(Collected data entries)

━━━━━━

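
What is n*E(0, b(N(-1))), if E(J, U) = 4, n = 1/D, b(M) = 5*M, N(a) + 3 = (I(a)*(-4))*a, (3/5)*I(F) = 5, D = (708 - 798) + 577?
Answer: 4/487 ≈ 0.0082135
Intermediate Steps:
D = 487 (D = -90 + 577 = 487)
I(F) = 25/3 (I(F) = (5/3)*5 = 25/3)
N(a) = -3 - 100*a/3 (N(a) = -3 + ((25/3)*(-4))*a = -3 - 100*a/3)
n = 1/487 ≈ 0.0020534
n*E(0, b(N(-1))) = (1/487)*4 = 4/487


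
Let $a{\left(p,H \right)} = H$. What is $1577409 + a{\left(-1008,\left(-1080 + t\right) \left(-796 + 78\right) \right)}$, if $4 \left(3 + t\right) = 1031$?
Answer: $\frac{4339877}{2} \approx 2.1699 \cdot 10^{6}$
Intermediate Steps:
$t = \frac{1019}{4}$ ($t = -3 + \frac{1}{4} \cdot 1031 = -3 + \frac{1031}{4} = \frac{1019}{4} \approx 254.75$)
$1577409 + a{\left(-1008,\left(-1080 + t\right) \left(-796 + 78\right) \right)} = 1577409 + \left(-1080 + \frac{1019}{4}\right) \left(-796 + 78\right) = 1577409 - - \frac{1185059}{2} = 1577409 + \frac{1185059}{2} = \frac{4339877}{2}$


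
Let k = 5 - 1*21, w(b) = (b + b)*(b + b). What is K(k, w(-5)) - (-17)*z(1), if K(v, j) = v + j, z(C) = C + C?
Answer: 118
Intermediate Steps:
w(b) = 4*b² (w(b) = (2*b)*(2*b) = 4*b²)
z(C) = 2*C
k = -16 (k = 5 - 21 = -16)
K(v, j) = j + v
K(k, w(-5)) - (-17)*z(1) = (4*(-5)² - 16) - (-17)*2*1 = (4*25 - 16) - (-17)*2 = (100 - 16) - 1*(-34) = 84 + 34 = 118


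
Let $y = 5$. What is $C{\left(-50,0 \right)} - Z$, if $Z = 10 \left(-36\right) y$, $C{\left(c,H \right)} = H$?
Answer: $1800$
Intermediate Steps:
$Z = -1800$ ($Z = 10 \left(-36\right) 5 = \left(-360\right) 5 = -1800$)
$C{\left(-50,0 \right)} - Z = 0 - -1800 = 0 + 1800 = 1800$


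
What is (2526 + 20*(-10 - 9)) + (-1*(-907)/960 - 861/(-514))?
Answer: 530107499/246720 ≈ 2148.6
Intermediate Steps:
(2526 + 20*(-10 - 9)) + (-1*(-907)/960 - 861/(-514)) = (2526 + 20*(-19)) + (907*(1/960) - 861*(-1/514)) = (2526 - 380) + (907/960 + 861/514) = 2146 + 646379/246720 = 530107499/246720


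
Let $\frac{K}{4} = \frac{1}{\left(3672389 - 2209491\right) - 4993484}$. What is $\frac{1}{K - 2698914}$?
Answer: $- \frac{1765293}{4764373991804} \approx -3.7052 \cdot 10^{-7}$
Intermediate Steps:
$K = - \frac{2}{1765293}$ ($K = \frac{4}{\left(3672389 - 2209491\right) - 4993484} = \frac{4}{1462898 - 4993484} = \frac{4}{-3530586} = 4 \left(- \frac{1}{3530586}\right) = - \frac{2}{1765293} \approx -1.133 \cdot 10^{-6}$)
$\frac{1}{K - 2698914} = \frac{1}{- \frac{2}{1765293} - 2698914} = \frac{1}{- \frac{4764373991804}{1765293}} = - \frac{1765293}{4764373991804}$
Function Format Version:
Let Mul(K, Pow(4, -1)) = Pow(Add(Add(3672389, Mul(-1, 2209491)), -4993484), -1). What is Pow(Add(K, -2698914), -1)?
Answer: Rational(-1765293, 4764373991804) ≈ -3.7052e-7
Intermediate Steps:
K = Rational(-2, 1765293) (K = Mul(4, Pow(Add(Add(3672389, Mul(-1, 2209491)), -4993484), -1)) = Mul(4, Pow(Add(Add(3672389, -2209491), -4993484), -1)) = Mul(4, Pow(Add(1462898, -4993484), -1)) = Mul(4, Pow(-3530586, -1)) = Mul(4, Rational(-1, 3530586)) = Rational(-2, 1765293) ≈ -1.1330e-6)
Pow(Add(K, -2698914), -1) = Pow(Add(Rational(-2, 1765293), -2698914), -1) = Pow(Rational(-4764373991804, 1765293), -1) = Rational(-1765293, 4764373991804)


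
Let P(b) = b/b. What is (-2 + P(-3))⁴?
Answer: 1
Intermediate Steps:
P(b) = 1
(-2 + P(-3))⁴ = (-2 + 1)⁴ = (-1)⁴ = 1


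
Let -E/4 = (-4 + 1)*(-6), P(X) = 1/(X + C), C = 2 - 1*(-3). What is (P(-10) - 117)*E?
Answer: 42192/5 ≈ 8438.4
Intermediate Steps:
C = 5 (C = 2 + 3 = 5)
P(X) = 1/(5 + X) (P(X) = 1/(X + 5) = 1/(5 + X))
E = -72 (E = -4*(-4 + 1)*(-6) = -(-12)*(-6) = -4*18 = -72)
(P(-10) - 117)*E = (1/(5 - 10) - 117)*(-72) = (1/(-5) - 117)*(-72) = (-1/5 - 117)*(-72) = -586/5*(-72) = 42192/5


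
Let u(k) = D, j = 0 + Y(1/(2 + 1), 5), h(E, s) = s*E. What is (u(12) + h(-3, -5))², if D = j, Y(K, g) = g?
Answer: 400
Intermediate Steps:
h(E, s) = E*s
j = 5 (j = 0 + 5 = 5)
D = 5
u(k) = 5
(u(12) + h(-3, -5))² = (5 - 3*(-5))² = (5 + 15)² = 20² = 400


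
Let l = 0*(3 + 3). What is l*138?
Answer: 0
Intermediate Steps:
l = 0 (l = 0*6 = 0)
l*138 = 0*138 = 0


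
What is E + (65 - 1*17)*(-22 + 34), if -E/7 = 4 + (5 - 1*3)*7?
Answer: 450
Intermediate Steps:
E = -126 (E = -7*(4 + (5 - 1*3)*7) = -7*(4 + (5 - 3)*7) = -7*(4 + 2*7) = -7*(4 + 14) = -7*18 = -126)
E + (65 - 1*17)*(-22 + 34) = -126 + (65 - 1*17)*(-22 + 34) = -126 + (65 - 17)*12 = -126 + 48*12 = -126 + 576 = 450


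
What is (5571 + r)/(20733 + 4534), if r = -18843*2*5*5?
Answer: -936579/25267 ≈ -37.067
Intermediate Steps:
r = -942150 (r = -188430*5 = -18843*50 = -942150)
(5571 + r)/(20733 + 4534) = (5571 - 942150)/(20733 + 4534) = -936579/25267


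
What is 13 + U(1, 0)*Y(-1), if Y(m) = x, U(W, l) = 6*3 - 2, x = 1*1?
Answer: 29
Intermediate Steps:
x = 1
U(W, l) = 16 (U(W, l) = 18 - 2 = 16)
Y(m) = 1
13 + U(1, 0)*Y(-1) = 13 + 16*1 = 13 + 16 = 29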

━━━━━━

Exercise instructions →
All lines from the one with "What is 13 +" through the final line above are to be quoted exactly; quote no other line.

Written answer →
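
What is 13 + U(1, 0)*Y(-1), if Y(m) = x, U(W, l) = 6*3 - 2, x = 1*1?
Answer: 29
Intermediate Steps:
x = 1
U(W, l) = 16 (U(W, l) = 18 - 2 = 16)
Y(m) = 1
13 + U(1, 0)*Y(-1) = 13 + 16*1 = 13 + 16 = 29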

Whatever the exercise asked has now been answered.